- **WHAT THE EXERCISE ASKS**
Each line of the material holding the word "inputs" must be identified and copied.

- **SUPPLIED RECORDS**
------------------------------------------------------------------------

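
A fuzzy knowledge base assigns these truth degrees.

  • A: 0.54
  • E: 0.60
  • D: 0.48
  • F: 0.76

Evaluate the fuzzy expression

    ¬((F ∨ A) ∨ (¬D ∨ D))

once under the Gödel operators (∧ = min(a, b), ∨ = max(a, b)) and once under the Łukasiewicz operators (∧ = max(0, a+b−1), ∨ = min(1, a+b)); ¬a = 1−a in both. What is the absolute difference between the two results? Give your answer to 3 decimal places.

0.240

Under Gödel:
  F ∨ A = max(a, b) on (0.76, 0.54) = 0.76
  ¬D = 1 − 0.48 = 0.52
  ¬D ∨ D = max(a, b) on (0.52, 0.48) = 0.52
  (F ∨ A) ∨ (¬D ∨ D) = max(a, b) on (0.76, 0.52) = 0.76
  ¬((F ∨ A) ∨ (¬D ∨ D)) = 1 − 0.76 = 0.24
  → value = 0.2400
Under Łukasiewicz:
  F ∨ A = min(1, a+b) on (0.76, 0.54) = 1.00
  ¬D = 1 − 0.48 = 0.52
  ¬D ∨ D = min(1, a+b) on (0.52, 0.48) = 1.00
  (F ∨ A) ∨ (¬D ∨ D) = min(1, a+b) on (1.00, 1.00) = 1.00
  ¬((F ∨ A) ∨ (¬D ∨ D)) = 1 − 1.00 = 0.00
  → value = 0.0000
|0.2400 − 0.0000| = 0.240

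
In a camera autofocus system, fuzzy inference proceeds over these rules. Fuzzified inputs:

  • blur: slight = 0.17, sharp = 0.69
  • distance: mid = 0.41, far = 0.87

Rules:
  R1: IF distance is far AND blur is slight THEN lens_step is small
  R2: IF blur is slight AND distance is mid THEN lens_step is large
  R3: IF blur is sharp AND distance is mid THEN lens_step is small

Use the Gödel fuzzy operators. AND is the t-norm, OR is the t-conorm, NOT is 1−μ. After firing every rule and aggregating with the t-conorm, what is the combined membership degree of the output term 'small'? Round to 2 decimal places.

0.41

R1: far=0.87, slight=0.17; AND[min(a, b)] → w = 0.17
R2: slight=0.17, mid=0.41; AND[min(a, b)] → w = 0.17
R3: sharp=0.69, mid=0.41; AND[min(a, b)] → w = 0.41
Rules with consequent 'small': {R1, R3} → strengths 0.17, 0.41
Aggregate via t-conorm [max(a, b)]: 0.41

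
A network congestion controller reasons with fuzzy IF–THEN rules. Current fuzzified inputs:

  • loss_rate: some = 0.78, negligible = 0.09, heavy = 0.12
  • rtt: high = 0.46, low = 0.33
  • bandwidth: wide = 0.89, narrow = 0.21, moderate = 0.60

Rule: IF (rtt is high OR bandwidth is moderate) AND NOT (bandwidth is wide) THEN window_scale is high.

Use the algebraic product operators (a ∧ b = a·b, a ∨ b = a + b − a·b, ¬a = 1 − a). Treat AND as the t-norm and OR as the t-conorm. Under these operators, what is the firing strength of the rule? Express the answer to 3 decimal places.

0.086

firing strength: (high=0.46 OR moderate=0.60) = 0.7840; AND[a·b] with ¬wide=1−0.89=0.11 → w = 0.0862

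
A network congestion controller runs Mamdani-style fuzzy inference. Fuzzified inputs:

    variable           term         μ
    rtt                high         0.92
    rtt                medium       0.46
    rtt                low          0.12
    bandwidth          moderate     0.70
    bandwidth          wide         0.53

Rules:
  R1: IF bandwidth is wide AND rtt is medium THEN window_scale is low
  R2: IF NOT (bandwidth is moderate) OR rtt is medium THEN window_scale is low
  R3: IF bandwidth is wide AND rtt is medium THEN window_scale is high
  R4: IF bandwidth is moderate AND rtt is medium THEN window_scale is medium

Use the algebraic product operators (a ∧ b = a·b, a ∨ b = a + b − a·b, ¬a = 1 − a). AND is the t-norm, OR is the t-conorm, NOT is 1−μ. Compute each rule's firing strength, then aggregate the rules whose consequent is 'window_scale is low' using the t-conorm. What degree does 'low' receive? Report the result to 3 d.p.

R1: wide=0.53, medium=0.46; AND[a·b] → w = 0.2438
R2: ¬moderate=1−0.70=0.30, medium=0.46; OR[a + b − a·b] → w = 0.6220
R3: wide=0.53, medium=0.46; AND[a·b] → w = 0.2438
R4: moderate=0.70, medium=0.46; AND[a·b] → w = 0.3220
Rules with consequent 'low': {R1, R2} → strengths 0.2438, 0.6220
Aggregate via t-conorm [a + b − a·b]: 0.7142

0.714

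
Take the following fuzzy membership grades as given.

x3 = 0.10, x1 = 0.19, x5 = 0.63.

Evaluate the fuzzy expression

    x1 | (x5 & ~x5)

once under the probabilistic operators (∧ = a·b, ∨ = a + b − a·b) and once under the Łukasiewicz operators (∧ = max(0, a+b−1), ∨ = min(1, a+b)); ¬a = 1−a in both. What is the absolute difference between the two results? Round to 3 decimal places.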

------------------------------------------------------------------------

- **SOLVED PROBLEM**
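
In a camera autofocus system, fuzzy inference proceeds over these rules. Fuzzified inputs:
A network congestion controller reasons with fuzzy IF–THEN rules. Current fuzzified inputs:
A network congestion controller runs Mamdani-style fuzzy inference. Fuzzified inputs: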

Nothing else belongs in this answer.